* _About this exercise_
Your task is to quote the records from their first line through the line containing "2. Vowels are", with nothing added or left out.

* _Dataset entries_
┄┄┄┄┄┄

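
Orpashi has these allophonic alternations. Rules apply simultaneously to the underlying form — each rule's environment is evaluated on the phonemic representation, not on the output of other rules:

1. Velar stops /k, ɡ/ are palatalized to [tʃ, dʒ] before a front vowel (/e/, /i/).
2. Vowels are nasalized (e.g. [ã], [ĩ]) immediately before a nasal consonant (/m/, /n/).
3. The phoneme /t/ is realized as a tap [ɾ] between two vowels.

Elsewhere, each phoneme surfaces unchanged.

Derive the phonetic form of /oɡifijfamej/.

/o/ — word-initial; rule 2 does not apply here → [o].
/ɡ/ (between /o/ and /i/) occurs before a front vowel → [dʒ] by rule 1.
/i/ (between /ɡ/ and /f/): rule 2 targets it, but not before a nasal consonant → unchanged [i].
/f/ — not in any rule's target class → [f].
/i/ (between /f/ and /j/): rule 2 targets it, but not before a nasal consonant → unchanged [i].
/j/ stays [j].
/f/ (between /j/ and /a/) is unaffected → [f].
/a/ meets the environment for rule 2 (before a nasal consonant) → [ã].
/m/ (between /a/ and /e/) is unaffected → [m].
/e/ (between /m/ and /j/): rule 2 targets it, but not before a nasal consonant → unchanged [e].
/j/ — not in any rule's target class → [j].

[odʒifijfãmej]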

┄┄┄┄┄┄

* _Expected output_
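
Orpashi has these allophonic alternations. Rules apply simultaneously to the underlying form — each rule's environment is evaluated on the phonemic representation, not on the output of other rules:

1. Velar stops /k, ɡ/ are palatalized to [tʃ, dʒ] before a front vowel (/e/, /i/).
2. Vowels are nasalized (e.g. [ã], [ĩ]) immediately before a nasal consonant (/m/, /n/).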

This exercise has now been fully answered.